• [Task brief]:
Give again, word for word, each line below starting at the one that contains "Stage 2: Call" and ending at the one that contains "Stage 4: With".

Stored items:
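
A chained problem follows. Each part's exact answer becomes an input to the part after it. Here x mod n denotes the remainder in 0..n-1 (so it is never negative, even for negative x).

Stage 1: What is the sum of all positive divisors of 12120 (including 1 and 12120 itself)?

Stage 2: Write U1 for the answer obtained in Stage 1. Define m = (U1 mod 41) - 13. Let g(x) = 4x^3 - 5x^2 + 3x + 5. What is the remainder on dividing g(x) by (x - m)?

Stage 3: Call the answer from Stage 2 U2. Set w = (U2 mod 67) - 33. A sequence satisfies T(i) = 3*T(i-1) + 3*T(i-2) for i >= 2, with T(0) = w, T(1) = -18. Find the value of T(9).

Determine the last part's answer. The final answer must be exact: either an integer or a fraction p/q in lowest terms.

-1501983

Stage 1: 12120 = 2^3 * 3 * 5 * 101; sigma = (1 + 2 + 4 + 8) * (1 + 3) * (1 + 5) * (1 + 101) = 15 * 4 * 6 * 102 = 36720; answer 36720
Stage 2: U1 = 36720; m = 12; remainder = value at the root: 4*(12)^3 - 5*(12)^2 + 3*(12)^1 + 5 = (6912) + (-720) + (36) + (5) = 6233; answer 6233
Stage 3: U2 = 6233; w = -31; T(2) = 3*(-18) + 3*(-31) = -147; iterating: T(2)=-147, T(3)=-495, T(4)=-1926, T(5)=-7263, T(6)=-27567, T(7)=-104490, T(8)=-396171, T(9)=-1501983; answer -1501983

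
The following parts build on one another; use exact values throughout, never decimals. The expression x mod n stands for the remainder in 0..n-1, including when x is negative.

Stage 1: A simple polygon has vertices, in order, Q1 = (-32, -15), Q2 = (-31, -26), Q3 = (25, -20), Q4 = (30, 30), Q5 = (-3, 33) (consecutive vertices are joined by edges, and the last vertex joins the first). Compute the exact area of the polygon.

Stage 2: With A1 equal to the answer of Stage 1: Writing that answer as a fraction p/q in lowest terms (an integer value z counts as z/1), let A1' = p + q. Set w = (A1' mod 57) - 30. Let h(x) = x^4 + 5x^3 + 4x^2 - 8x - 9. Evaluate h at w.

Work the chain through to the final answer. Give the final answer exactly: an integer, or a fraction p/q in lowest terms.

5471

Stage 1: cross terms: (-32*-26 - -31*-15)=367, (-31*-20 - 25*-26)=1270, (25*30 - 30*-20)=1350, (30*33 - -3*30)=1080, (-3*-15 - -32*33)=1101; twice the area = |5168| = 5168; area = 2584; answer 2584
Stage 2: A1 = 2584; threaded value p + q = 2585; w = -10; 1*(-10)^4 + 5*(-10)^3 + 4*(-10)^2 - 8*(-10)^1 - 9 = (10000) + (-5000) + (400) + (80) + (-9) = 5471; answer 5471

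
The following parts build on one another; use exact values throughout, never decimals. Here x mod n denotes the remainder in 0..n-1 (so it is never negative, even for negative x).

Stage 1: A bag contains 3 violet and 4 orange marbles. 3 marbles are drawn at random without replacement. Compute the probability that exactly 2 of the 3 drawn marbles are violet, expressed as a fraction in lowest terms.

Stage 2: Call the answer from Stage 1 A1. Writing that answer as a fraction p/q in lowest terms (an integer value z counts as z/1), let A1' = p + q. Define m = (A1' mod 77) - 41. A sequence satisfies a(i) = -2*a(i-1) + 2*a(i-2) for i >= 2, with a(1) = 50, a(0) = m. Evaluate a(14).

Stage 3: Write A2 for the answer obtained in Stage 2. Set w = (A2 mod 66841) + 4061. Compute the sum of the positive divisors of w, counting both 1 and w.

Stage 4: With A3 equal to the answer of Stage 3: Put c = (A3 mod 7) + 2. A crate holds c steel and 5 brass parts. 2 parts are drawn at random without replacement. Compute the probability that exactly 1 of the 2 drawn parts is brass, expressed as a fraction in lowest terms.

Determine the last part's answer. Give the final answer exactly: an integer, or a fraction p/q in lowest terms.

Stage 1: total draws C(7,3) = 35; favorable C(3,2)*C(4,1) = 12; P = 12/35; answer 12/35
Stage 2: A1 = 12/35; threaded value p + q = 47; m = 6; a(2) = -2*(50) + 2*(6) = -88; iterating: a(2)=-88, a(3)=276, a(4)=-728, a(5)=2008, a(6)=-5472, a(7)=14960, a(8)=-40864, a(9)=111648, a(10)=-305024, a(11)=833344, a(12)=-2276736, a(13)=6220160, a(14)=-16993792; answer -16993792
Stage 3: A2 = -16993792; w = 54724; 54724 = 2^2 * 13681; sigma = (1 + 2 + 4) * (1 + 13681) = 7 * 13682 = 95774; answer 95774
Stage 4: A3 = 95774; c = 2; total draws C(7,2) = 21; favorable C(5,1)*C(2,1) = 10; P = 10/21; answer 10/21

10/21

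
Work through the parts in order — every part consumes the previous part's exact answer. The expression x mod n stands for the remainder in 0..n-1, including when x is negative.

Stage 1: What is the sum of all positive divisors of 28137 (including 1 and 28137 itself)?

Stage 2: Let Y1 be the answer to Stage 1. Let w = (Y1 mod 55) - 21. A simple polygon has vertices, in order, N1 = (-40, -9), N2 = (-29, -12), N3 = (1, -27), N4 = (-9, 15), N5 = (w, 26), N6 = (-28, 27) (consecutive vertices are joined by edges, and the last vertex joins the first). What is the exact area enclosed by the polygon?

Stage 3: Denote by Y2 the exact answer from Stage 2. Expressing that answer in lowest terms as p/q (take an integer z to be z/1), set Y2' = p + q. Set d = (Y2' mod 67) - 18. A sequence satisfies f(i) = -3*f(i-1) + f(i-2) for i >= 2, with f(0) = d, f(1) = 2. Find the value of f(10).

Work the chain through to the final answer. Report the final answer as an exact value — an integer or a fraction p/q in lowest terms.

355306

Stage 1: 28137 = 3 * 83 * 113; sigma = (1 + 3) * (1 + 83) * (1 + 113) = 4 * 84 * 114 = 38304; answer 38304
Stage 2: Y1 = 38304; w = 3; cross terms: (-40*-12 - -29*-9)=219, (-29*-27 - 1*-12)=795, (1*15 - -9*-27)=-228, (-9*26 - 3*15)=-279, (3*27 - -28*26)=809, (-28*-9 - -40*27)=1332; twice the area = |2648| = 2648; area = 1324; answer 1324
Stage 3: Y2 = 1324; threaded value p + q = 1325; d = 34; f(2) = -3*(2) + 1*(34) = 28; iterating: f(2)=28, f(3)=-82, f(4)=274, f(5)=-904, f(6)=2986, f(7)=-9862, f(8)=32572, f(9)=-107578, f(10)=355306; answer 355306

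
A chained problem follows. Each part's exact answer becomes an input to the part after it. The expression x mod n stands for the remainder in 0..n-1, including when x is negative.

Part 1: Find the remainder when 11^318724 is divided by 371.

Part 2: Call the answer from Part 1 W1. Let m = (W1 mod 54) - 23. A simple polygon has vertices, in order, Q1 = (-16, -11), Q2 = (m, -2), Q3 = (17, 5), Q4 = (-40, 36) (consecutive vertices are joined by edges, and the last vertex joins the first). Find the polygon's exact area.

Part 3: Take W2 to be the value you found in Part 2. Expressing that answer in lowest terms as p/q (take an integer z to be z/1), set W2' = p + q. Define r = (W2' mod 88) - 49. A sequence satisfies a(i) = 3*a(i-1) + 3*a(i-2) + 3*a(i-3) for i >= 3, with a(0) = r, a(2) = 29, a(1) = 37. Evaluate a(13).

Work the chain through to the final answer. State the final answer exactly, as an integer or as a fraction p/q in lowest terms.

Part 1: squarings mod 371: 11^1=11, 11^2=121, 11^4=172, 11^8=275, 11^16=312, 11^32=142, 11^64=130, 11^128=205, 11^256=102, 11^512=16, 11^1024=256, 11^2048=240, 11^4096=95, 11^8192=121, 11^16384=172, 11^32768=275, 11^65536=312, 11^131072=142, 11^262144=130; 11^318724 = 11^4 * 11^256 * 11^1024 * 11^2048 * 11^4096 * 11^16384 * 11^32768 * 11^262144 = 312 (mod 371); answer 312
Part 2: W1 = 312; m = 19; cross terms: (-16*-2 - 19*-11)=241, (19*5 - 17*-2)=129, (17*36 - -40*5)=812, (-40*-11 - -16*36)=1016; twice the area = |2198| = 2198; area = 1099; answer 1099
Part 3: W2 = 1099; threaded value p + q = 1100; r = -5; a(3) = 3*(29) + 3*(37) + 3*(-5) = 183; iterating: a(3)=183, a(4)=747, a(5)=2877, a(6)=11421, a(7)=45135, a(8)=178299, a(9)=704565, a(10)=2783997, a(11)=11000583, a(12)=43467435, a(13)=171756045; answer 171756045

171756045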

• [Solution]:
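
Stage 2: Call the answer from Stage 1 A1. Writing that answer as a fraction p/q in lowest terms (an integer value z counts as z/1), let A1' = p + q. Define m = (A1' mod 77) - 41. A sequence satisfies a(i) = -2*a(i-1) + 2*a(i-2) for i >= 2, with a(1) = 50, a(0) = m. Evaluate a(14).

Stage 3: Write A2 for the answer obtained in Stage 2. Set w = (A2 mod 66841) + 4061. Compute the sum of the positive divisors of w, counting both 1 and w.

Stage 4: With A3 equal to the answer of Stage 3: Put c = (A3 mod 7) + 2. A crate holds c steel and 5 brass parts. 2 parts are drawn at random without replacement. Compute the probability that exactly 1 of the 2 drawn parts is brass, expressed as a fraction in lowest terms.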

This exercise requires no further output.